» **SOURCE DATA**:
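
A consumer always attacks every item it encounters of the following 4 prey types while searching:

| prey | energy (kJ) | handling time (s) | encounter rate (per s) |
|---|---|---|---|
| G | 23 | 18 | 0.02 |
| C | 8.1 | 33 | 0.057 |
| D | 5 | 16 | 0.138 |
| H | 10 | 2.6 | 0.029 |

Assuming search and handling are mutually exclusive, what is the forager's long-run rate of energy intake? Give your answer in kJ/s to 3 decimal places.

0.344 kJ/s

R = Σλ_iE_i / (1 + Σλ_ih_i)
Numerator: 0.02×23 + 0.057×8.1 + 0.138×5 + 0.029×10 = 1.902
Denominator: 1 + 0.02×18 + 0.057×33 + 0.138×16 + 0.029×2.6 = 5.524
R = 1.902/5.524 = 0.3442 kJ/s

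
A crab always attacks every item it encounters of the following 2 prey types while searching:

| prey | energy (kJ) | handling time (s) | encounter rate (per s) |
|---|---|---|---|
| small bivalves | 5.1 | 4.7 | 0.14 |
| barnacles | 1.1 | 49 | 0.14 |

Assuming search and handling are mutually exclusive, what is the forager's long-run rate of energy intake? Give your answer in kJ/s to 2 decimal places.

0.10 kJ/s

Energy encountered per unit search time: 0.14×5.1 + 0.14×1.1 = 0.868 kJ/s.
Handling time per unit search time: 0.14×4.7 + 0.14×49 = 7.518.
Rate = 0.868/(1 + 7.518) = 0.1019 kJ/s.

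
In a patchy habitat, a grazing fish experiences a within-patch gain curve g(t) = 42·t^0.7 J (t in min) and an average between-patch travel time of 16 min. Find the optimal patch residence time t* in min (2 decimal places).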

» **ASSIGNED TASK**: Exactly as written, give the records again.

» **RESPONSE AREA**:
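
A consumer always attacks every item it encounters of the following 4 prey types while searching:

| prey | energy (kJ) | handling time (s) | encounter rate (per s) |
|---|---|---|---|
| G | 23 | 18 | 0.02 |
| C | 8.1 | 33 | 0.057 |
| D | 5 | 16 | 0.138 |
| H | 10 | 2.6 | 0.029 |

Assuming search and handling are mutually exclusive, what is the forager's long-run rate of energy intake? Give your answer in kJ/s to 3 decimal places.

0.344 kJ/s

R = Σλ_iE_i / (1 + Σλ_ih_i)
Numerator: 0.02×23 + 0.057×8.1 + 0.138×5 + 0.029×10 = 1.902
Denominator: 1 + 0.02×18 + 0.057×33 + 0.138×16 + 0.029×2.6 = 5.524
R = 1.902/5.524 = 0.3442 kJ/s

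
A crab always attacks every item it encounters of the following 2 prey types while searching:

| prey | energy (kJ) | handling time (s) | encounter rate (per s) |
|---|---|---|---|
| small bivalves | 5.1 | 4.7 | 0.14 |
| barnacles | 1.1 | 49 | 0.14 |

Assuming search and handling are mutually exclusive, what is the forager's long-run rate of energy intake? Give your answer in kJ/s to 2 decimal places.

0.10 kJ/s

Energy encountered per unit search time: 0.14×5.1 + 0.14×1.1 = 0.868 kJ/s.
Handling time per unit search time: 0.14×4.7 + 0.14×49 = 7.518.
Rate = 0.868/(1 + 7.518) = 0.1019 kJ/s.

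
In a patchy habitat, a grazing fish experiences a within-patch gain curve g(t) = 42·t^0.7 J (t in min) and an average between-patch travel time of 16 min. Find the optimal patch residence time t* in min (2 decimal places).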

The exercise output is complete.